*** Opening Provided data ***

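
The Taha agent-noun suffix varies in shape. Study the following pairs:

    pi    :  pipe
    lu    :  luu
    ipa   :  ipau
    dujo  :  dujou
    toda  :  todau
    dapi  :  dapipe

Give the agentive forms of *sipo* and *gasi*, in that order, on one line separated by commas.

sipou, gasipe

The alternation tracks the last vowel of the stem — -pe when the last vowel of the stem is a front vowel (*pi*, *dapi*); -u when the last vowel of the stem is a back vowel (*lu*, *ipa*, *dujo*, *toda*).
*sipo*: last vowel = /o/, a back vowel → -u → *sipou*.
The last vowel of *gasi* is /i/, which is a front vowel, so the suffix is -pe, giving *gasipe*.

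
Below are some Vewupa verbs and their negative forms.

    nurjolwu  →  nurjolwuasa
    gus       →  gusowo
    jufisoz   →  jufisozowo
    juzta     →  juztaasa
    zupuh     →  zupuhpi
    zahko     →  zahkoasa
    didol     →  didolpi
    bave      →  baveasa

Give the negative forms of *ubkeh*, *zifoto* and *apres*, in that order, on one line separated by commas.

ubkehpi, zifotoasa, apresowo

The alternation tracks the final sound of the stem — -owo when the stem ends in a sibilant (*gus*, *jufisoz*); -pi when the stem ends in a non-sibilant consonant (*zupuh*, *didol*); -asa when the stem ends in a vowel (*nurjolwu*, *juzta*, *zahko*, *bave*).
The final sound of *ubkeh* is /h/, which is a non-sibilant consonant, so the suffix is -pi, giving *ubkehpi*.
Since the final sound of *zifoto* is /o/ (a vowel), it takes -asa, giving *zifotoasa*.
Since the final sound of *apres* is /s/ (a sibilant), it takes -owo, giving *apresowo*.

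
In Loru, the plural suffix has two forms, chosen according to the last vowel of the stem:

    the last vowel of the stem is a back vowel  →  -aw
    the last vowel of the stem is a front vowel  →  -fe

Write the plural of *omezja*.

omezjaaw

*omezja*: last vowel = /a/, a back vowel → -aw → *omezjaaw*.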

*** Closing Provided data ***

#### How to complete this task:
Go through the records and set every one down exactly.

#### Solution to this problem:
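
The Taha agent-noun suffix varies in shape. Study the following pairs:

    pi    :  pipe
    lu    :  luu
    ipa   :  ipau
    dujo  :  dujou
    toda  :  todau
    dapi  :  dapipe

Give the agentive forms of *sipo* and *gasi*, in that order, on one line separated by commas.

sipou, gasipe

The alternation tracks the last vowel of the stem — -pe when the last vowel of the stem is a front vowel (*pi*, *dapi*); -u when the last vowel of the stem is a back vowel (*lu*, *ipa*, *dujo*, *toda*).
*sipo*: last vowel = /o/, a back vowel → -u → *sipou*.
The last vowel of *gasi* is /i/, which is a front vowel, so the suffix is -pe, giving *gasipe*.

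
Below are some Vewupa verbs and their negative forms.

    nurjolwu  →  nurjolwuasa
    gus       →  gusowo
    jufisoz   →  jufisozowo
    juzta     →  juztaasa
    zupuh     →  zupuhpi
    zahko     →  zahkoasa
    didol     →  didolpi
    bave      →  baveasa

Give the negative forms of *ubkeh*, *zifoto* and *apres*, in that order, on one line separated by commas.

ubkehpi, zifotoasa, apresowo

The alternation tracks the final sound of the stem — -owo when the stem ends in a sibilant (*gus*, *jufisoz*); -pi when the stem ends in a non-sibilant consonant (*zupuh*, *didol*); -asa when the stem ends in a vowel (*nurjolwu*, *juzta*, *zahko*, *bave*).
The final sound of *ubkeh* is /h/, which is a non-sibilant consonant, so the suffix is -pi, giving *ubkehpi*.
Since the final sound of *zifoto* is /o/ (a vowel), it takes -asa, giving *zifotoasa*.
Since the final sound of *apres* is /s/ (a sibilant), it takes -owo, giving *apresowo*.

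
In Loru, the plural suffix has two forms, chosen according to the last vowel of the stem:

    the last vowel of the stem is a back vowel  →  -aw
    the last vowel of the stem is a front vowel  →  -fe

Write the plural of *omezja*.

omezjaaw

*omezja*: last vowel = /a/, a back vowel → -aw → *omezjaaw*.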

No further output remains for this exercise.